• What you are asked to do:
In the listing below, find the line holding "Dual-issue in-order pipeline, 7" and the line holding "port1: ALU, BR, MUL". Write out those two lines and all lines between, exactly, and nothing more.
----- Provided records
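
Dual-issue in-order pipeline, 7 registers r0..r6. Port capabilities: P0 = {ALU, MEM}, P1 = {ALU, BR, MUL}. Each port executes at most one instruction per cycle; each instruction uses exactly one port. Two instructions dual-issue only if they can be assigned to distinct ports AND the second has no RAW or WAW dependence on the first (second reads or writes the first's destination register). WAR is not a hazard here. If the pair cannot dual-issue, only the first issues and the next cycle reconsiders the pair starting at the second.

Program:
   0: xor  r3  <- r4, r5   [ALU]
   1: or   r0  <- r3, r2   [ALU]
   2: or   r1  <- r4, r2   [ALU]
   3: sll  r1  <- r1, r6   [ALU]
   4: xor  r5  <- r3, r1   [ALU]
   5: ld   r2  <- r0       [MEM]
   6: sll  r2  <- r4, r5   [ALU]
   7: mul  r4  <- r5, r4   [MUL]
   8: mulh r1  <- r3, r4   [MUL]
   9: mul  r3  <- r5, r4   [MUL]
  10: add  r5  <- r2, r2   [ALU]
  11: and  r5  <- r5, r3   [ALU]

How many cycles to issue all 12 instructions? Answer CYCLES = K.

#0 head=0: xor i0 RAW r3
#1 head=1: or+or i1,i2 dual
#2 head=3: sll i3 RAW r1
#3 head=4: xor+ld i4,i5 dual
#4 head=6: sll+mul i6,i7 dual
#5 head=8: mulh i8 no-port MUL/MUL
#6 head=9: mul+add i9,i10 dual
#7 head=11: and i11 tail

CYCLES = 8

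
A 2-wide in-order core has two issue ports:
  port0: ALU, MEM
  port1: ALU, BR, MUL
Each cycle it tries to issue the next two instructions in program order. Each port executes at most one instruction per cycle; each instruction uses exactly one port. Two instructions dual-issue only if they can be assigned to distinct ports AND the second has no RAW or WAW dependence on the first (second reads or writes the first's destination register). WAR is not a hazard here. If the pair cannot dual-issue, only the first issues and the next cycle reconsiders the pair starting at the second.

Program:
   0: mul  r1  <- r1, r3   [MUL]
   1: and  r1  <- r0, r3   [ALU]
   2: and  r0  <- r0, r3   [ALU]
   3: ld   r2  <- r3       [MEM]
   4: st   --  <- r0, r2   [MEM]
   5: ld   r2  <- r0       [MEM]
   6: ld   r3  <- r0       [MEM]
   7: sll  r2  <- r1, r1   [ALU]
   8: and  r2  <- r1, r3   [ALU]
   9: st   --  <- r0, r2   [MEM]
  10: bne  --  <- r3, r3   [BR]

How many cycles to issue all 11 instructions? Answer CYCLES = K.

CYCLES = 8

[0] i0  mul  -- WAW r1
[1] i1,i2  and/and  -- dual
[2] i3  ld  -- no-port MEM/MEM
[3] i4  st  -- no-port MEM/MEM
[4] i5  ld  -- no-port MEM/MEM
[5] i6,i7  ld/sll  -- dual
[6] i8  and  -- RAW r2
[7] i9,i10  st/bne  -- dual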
----------
----- Provided records
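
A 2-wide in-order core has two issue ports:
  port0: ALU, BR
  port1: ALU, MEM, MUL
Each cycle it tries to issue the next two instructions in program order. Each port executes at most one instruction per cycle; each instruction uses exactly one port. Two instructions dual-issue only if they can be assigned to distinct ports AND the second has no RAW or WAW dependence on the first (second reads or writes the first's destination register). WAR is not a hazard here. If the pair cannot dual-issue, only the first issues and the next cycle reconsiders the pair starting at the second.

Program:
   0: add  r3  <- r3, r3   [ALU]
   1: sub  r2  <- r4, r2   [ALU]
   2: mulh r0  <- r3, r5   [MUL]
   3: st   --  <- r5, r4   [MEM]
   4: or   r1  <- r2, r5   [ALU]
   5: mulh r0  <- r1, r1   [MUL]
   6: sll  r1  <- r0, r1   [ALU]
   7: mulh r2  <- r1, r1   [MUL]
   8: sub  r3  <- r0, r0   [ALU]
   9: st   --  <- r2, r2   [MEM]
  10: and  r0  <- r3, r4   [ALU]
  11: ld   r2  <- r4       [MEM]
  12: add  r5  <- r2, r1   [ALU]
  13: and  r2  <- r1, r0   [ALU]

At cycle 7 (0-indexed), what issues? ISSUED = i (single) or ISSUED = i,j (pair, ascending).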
----------
• Exercise answer:
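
Dual-issue in-order pipeline, 7 registers r0..r6. Port capabilities: P0 = {ALU, MEM}, P1 = {ALU, BR, MUL}. Each port executes at most one instruction per cycle; each instruction uses exactly one port. Two instructions dual-issue only if they can be assigned to distinct ports AND the second has no RAW or WAW dependence on the first (second reads or writes the first's destination register). WAR is not a hazard here. If the pair cannot dual-issue, only the first issues and the next cycle reconsiders the pair starting at the second.

Program:
   0: xor  r3  <- r4, r5   [ALU]
   1: or   r0  <- r3, r2   [ALU]
   2: or   r1  <- r4, r2   [ALU]
   3: sll  r1  <- r1, r6   [ALU]
   4: xor  r5  <- r3, r1   [ALU]
   5: ld   r2  <- r0       [MEM]
   6: sll  r2  <- r4, r5   [ALU]
   7: mul  r4  <- r5, r4   [MUL]
   8: mulh r1  <- r3, r4   [MUL]
   9: mul  r3  <- r5, r4   [MUL]
  10: add  r5  <- r2, r2   [ALU]
  11: and  r5  <- r5, r3   [ALU]

How many cycles to issue all 12 instructions? Answer CYCLES = K.

#0 head=0: xor i0 RAW r3
#1 head=1: or+or i1,i2 dual
#2 head=3: sll i3 RAW r1
#3 head=4: xor+ld i4,i5 dual
#4 head=6: sll+mul i6,i7 dual
#5 head=8: mulh i8 no-port MUL/MUL
#6 head=9: mul+add i9,i10 dual
#7 head=11: and i11 tail

CYCLES = 8

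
A 2-wide in-order core has two issue ports:
  port0: ALU, MEM
  port1: ALU, BR, MUL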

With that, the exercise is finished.